§ WHAT THE TASK REQUIRES:
One part of the entries below is wanted: the lines from the one containing "Convert the SVG" through the one containing "S712 / F1644.". Write those out exactly and nothing else.

* * * * * * * * *

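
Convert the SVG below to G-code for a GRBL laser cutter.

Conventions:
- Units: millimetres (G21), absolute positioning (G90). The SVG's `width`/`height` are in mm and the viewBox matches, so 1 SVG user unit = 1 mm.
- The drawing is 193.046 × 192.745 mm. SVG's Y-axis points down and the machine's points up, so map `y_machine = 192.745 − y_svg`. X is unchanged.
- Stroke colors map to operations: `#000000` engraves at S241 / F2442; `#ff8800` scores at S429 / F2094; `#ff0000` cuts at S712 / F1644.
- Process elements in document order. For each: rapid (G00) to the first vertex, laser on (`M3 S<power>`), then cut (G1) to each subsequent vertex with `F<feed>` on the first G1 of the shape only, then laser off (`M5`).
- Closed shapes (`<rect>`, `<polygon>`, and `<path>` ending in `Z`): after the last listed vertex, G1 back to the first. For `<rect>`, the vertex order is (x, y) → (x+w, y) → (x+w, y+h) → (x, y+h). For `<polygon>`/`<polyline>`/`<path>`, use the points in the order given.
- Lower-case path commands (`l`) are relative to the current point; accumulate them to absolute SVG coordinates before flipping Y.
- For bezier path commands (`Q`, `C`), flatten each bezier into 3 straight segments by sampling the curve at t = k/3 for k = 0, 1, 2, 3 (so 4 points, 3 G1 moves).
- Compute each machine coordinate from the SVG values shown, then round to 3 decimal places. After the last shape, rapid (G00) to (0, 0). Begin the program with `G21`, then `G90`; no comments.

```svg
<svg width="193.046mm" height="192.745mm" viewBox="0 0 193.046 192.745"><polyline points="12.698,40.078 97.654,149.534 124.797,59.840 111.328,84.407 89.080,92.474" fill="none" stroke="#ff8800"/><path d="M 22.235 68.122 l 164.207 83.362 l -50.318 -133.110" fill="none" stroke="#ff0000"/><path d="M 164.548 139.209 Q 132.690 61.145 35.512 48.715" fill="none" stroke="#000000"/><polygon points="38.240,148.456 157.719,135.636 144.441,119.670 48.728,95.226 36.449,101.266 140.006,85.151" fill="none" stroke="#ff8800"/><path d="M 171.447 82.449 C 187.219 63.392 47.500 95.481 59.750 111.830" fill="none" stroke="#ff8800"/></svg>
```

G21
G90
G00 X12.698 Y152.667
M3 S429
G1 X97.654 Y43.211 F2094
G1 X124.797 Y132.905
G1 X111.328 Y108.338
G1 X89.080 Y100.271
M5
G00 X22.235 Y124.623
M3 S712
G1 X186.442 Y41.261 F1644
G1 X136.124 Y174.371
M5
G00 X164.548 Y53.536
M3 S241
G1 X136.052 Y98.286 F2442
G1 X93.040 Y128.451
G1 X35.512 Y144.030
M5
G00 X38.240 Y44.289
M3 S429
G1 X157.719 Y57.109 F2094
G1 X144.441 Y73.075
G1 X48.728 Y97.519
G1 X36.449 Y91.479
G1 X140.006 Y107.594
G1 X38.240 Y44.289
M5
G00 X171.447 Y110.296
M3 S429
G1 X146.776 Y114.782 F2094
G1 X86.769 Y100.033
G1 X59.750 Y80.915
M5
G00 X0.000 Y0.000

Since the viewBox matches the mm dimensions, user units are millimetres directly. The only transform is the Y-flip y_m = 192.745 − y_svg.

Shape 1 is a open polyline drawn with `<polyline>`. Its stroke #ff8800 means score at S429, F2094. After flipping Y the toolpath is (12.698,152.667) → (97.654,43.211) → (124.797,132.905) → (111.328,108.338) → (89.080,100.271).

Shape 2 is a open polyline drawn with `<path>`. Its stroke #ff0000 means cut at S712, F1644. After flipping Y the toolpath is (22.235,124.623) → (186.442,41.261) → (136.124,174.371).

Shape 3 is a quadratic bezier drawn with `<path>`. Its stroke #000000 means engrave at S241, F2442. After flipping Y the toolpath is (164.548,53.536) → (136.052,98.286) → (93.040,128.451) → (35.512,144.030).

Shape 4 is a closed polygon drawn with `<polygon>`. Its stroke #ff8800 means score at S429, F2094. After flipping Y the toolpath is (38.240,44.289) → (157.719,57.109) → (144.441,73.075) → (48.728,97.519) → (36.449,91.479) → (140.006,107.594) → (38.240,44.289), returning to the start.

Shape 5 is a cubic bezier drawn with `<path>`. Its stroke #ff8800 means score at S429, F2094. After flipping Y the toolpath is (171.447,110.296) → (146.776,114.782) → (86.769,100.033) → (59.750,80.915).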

* * * * * * * * *

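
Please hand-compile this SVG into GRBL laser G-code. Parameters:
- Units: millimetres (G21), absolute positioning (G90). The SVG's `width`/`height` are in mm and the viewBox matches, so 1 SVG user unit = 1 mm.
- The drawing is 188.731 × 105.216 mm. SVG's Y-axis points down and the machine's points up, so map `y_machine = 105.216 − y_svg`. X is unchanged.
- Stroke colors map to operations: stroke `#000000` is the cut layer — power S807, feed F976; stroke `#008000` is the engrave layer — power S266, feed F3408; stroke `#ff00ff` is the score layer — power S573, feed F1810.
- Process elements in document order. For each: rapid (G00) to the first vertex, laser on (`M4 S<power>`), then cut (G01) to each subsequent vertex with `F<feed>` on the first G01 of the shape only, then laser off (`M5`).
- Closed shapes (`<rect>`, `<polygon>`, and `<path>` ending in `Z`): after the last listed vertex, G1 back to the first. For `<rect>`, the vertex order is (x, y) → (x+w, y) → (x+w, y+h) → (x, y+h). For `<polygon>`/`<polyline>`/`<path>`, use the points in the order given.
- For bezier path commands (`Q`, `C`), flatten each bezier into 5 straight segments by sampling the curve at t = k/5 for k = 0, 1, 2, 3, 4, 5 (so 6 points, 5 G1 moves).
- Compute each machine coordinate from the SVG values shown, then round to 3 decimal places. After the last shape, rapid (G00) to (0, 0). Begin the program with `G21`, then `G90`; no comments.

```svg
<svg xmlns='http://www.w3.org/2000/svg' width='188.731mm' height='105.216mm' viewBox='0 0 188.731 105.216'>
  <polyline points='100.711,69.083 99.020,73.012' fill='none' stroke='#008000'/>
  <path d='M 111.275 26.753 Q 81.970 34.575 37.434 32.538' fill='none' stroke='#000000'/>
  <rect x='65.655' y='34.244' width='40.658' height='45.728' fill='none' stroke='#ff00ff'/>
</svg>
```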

* * * * * * * * *

§ TASK RESULT:
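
Convert the SVG below to G-code for a GRBL laser cutter.

Conventions:
- Units: millimetres (G21), absolute positioning (G90). The SVG's `width`/`height` are in mm and the viewBox matches, so 1 SVG user unit = 1 mm.
- The drawing is 193.046 × 192.745 mm. SVG's Y-axis points down and the machine's points up, so map `y_machine = 192.745 − y_svg`. X is unchanged.
- Stroke colors map to operations: `#000000` engraves at S241 / F2442; `#ff8800` scores at S429 / F2094; `#ff0000` cuts at S712 / F1644.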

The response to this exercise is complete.